### Records for the exercise
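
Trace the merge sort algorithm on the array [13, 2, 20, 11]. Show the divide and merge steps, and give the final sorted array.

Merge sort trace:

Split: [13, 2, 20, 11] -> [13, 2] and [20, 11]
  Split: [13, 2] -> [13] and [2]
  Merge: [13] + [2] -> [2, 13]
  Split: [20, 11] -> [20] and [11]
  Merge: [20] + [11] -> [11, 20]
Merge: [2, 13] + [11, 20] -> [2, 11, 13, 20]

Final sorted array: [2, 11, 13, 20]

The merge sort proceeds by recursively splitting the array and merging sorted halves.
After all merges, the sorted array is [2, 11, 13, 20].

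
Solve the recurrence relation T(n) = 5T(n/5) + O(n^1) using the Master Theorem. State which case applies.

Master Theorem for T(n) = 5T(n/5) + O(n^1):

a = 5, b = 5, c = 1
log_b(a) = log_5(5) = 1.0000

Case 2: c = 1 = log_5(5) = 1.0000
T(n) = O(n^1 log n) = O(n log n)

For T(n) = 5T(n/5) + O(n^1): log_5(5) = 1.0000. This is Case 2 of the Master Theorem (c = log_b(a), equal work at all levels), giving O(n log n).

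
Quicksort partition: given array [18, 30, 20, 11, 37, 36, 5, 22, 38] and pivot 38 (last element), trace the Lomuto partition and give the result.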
---
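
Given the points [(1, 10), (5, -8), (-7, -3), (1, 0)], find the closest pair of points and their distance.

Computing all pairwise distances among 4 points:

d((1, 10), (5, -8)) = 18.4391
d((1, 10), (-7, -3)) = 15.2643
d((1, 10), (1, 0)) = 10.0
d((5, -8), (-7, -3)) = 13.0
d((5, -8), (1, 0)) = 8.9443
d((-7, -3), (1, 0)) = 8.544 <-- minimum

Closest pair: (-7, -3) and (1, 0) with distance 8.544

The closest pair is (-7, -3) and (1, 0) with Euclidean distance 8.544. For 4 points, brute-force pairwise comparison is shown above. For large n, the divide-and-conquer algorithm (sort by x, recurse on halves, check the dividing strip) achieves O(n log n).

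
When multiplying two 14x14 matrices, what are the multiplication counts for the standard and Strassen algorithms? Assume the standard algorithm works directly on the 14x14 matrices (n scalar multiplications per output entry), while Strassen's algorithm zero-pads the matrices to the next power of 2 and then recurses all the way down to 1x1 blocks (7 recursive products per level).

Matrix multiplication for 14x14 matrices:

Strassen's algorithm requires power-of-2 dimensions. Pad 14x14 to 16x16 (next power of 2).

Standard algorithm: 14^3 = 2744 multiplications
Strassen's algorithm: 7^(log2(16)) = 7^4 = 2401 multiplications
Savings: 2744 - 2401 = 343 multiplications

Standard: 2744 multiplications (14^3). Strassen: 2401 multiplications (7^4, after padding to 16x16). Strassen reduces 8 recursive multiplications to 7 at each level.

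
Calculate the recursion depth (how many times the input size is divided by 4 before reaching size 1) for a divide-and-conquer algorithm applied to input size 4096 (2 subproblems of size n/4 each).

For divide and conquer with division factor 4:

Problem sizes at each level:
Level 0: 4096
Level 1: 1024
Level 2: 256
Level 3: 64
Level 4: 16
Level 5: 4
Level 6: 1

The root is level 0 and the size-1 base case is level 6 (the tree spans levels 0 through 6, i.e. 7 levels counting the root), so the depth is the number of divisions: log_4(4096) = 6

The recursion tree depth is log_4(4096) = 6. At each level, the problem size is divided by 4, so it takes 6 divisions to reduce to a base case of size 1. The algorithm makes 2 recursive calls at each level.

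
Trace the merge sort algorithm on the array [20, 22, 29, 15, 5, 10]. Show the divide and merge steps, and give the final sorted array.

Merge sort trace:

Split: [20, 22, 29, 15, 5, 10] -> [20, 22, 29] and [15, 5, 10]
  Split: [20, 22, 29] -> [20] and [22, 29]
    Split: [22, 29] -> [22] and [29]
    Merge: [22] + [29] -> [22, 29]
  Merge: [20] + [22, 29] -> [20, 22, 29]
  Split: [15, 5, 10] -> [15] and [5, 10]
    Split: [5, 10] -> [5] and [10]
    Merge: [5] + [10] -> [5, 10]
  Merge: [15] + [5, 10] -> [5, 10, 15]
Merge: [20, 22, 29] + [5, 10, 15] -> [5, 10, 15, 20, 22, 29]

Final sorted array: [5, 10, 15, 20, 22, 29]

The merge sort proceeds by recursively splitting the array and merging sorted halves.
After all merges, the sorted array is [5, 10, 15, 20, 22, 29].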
--
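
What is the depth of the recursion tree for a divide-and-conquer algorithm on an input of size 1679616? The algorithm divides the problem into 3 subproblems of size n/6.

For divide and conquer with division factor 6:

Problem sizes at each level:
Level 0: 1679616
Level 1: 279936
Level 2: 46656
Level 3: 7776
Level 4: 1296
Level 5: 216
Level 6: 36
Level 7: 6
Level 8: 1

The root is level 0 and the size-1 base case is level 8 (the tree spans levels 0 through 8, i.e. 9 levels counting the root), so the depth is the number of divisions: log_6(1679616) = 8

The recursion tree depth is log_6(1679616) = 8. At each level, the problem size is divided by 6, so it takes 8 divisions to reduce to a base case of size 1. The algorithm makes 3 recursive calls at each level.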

### Description of the task
Give back precisely the lines above that start at the line containing "2, 20, 11]." and end at the line containing "Quicksort partition: given", inclusive. No other lines belong in the output.

### Answer to this task
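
Trace the merge sort algorithm on the array [13, 2, 20, 11]. Show the divide and merge steps, and give the final sorted array.

Merge sort trace:

Split: [13, 2, 20, 11] -> [13, 2] and [20, 11]
  Split: [13, 2] -> [13] and [2]
  Merge: [13] + [2] -> [2, 13]
  Split: [20, 11] -> [20] and [11]
  Merge: [20] + [11] -> [11, 20]
Merge: [2, 13] + [11, 20] -> [2, 11, 13, 20]

Final sorted array: [2, 11, 13, 20]

The merge sort proceeds by recursively splitting the array and merging sorted halves.
After all merges, the sorted array is [2, 11, 13, 20].

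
Solve the recurrence relation T(n) = 5T(n/5) + O(n^1) using the Master Theorem. State which case applies.

Master Theorem for T(n) = 5T(n/5) + O(n^1):

a = 5, b = 5, c = 1
log_b(a) = log_5(5) = 1.0000

Case 2: c = 1 = log_5(5) = 1.0000
T(n) = O(n^1 log n) = O(n log n)

For T(n) = 5T(n/5) + O(n^1): log_5(5) = 1.0000. This is Case 2 of the Master Theorem (c = log_b(a), equal work at all levels), giving O(n log n).

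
Quicksort partition: given array [18, 30, 20, 11, 37, 36, 5, 22, 38] and pivot 38 (last element), trace the Lomuto partition and give the result.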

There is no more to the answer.